-- EXCERPTED DATA follows --

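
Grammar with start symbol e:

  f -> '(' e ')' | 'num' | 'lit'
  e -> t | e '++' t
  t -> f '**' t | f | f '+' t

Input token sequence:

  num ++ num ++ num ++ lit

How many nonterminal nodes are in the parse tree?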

-- EXCERPTED DATA concluded --

**EXERCISE PROMPT:**
Set down the data exactly.

**YOUR SOLUTION:**
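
Grammar with start symbol e:

  f -> '(' e ')' | 'num' | 'lit'
  e -> t | e '++' t
  t -> f '**' t | f | f '+' t

Input token sequence:

  num ++ num ++ num ++ lit

How many nonterminal nodes are in the parse tree?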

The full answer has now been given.